In the entries that follow, the lines from the one with "cy=250.2, pinhole, undistorted)" through the one with "tvec = (0.1500, -0.2704, 1.2325)" are the ones to write out, exactly and with both ends included. Nothing else should appear.

(Records contained in a dataset)
══════
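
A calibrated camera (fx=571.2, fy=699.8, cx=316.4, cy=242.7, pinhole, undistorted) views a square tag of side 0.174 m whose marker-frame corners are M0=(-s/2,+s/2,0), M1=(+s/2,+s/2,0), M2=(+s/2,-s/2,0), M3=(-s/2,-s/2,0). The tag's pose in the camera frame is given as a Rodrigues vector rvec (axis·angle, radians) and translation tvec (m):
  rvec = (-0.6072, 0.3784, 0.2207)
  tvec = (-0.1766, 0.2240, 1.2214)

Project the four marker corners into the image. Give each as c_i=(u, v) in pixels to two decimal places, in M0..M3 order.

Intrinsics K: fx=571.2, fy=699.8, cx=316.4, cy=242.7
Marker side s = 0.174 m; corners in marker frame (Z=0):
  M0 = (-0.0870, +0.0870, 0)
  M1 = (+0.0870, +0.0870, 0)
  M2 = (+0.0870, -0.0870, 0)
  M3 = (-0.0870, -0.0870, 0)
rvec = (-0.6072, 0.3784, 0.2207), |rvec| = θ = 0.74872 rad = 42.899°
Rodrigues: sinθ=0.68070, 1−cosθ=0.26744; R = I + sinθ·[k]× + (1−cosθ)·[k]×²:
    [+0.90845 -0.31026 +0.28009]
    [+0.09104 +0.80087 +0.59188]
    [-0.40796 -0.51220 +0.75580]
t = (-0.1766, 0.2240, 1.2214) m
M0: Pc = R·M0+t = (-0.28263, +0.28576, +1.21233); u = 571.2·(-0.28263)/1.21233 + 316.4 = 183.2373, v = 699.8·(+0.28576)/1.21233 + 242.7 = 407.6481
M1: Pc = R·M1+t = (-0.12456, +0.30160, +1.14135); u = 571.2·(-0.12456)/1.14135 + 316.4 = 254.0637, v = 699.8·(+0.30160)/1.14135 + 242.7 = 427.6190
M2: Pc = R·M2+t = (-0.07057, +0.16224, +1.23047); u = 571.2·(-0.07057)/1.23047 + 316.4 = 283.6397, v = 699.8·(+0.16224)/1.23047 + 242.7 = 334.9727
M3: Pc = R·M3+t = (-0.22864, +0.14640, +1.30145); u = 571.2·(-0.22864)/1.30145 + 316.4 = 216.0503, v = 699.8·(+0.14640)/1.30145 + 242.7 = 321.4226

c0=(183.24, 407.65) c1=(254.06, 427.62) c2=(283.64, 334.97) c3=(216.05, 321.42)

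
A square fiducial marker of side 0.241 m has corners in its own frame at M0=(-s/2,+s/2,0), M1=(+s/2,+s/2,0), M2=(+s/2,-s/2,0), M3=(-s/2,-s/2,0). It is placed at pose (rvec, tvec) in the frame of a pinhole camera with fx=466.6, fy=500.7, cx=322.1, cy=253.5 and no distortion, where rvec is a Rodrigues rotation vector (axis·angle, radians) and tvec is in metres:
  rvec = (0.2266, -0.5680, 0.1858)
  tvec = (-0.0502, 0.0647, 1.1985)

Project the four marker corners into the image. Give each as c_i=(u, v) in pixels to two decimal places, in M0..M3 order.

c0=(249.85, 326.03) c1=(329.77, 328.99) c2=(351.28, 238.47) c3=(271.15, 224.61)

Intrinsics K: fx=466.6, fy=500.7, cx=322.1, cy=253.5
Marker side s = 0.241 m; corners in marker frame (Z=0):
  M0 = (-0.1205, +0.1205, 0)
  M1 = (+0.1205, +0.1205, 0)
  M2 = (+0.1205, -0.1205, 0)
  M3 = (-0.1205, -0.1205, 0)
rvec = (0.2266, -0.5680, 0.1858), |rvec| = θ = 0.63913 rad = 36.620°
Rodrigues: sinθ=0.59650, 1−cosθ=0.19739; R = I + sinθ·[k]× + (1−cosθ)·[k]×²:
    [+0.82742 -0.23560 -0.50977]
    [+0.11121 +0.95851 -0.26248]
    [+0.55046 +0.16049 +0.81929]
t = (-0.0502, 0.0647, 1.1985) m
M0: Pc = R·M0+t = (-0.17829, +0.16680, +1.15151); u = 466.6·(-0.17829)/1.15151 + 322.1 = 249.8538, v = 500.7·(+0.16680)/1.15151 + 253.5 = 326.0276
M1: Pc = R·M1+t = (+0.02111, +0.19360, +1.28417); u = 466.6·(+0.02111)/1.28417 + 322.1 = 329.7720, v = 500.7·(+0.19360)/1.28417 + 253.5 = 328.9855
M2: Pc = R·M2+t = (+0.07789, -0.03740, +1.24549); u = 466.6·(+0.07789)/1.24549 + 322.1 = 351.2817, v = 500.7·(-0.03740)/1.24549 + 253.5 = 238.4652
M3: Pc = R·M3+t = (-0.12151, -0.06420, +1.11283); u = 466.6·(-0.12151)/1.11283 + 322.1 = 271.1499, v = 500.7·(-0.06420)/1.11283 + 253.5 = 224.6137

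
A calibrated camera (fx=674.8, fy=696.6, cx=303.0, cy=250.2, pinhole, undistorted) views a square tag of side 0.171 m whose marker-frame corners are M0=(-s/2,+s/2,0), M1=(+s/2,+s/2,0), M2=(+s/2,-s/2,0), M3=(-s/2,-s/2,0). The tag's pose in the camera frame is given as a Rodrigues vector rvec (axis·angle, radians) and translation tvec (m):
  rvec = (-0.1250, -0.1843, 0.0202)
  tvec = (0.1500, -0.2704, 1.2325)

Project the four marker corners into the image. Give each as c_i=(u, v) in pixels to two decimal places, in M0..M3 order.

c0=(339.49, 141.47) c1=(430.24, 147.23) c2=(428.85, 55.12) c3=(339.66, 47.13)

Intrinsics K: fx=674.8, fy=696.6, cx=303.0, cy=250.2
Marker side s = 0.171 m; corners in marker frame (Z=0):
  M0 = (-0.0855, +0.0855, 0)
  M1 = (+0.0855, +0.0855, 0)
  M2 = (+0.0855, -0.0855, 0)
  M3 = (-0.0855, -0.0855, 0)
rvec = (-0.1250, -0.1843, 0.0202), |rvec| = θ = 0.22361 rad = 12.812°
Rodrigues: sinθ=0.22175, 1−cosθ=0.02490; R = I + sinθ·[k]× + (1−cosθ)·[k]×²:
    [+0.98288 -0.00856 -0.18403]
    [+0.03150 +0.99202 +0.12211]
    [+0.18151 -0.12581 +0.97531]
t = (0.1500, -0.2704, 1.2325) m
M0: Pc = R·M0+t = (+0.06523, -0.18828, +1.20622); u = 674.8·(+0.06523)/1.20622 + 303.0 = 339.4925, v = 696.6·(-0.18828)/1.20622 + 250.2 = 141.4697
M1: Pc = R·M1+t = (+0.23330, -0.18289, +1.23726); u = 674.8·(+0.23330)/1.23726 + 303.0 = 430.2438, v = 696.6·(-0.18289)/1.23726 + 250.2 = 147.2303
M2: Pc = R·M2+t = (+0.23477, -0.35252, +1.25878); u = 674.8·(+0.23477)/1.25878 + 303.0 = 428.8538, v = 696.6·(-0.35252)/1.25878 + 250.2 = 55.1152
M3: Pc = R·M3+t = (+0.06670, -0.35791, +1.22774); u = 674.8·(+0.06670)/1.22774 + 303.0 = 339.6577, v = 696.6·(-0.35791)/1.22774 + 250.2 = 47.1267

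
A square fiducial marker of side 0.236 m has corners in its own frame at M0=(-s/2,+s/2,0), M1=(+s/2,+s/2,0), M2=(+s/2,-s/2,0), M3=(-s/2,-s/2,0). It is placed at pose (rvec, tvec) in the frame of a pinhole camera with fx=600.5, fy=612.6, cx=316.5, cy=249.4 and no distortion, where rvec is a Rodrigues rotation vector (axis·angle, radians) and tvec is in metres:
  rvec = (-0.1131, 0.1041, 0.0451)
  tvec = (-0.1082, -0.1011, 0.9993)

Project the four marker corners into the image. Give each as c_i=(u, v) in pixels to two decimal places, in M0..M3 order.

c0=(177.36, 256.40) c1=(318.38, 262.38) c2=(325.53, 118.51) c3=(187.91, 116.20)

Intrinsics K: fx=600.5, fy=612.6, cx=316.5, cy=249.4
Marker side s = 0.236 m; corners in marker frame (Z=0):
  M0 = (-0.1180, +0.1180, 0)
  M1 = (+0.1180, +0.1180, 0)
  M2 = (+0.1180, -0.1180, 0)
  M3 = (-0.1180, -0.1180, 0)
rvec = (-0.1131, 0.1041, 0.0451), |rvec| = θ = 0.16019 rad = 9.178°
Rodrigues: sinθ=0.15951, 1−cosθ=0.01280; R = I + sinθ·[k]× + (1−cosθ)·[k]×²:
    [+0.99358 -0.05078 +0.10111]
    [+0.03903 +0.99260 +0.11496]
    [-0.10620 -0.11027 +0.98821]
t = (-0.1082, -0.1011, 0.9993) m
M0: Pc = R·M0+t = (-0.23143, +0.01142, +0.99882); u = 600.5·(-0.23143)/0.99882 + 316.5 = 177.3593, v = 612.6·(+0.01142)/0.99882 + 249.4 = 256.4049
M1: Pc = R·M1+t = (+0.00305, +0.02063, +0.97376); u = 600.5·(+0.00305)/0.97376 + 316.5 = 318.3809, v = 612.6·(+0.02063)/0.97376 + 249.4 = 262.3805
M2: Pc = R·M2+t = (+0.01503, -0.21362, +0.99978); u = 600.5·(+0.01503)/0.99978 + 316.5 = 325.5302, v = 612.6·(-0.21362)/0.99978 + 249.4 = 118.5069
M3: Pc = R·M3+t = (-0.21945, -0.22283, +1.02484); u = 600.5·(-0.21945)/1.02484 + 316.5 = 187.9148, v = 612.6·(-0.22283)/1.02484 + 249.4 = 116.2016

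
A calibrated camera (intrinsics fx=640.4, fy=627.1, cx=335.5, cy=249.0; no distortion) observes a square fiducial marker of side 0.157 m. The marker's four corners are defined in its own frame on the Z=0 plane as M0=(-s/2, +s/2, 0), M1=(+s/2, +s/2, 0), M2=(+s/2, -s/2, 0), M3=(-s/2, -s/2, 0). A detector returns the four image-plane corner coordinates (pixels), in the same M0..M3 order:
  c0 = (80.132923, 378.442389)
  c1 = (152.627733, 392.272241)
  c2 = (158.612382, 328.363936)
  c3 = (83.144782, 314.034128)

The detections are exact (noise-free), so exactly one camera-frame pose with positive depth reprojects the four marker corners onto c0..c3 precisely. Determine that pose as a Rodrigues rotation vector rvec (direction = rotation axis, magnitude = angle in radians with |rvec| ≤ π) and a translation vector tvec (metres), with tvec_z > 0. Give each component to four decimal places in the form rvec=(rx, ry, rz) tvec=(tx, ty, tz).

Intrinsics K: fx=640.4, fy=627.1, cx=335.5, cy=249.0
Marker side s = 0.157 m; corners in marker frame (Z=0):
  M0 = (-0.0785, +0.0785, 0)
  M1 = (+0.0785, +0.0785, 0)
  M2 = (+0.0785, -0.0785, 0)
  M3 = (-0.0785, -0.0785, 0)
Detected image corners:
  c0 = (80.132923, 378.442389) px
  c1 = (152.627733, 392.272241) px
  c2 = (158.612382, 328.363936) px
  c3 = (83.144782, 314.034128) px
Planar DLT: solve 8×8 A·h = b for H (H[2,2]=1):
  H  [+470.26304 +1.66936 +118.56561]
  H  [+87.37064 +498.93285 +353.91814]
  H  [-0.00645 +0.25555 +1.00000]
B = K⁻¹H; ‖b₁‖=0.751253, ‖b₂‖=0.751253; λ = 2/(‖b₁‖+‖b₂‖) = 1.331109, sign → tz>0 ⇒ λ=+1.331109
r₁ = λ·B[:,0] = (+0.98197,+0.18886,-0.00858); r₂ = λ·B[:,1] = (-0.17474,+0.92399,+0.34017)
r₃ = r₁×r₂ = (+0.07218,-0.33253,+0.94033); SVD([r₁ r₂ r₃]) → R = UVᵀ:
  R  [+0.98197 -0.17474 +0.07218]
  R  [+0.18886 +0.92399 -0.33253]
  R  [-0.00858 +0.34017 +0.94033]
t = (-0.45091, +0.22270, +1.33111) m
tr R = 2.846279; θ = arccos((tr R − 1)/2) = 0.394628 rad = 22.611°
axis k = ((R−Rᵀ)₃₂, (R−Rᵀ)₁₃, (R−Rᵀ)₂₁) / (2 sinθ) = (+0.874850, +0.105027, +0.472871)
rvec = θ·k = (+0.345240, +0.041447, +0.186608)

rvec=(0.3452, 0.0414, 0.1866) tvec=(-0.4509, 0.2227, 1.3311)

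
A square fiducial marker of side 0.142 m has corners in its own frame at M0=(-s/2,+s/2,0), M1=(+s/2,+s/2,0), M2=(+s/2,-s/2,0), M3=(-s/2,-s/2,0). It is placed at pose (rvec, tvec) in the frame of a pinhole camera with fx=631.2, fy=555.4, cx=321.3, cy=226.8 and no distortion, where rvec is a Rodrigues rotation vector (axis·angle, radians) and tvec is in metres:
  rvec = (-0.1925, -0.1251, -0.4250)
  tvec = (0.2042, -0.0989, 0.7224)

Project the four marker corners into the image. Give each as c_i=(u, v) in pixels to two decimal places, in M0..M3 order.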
══════
Exercise answer
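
A calibrated camera (fx=674.8, fy=696.6, cx=303.0, cy=250.2, pinhole, undistorted) views a square tag of side 0.171 m whose marker-frame corners are M0=(-s/2,+s/2,0), M1=(+s/2,+s/2,0), M2=(+s/2,-s/2,0), M3=(-s/2,-s/2,0). The tag's pose in the camera frame is given as a Rodrigues vector rvec (axis·angle, radians) and translation tvec (m):
  rvec = (-0.1250, -0.1843, 0.0202)
  tvec = (0.1500, -0.2704, 1.2325)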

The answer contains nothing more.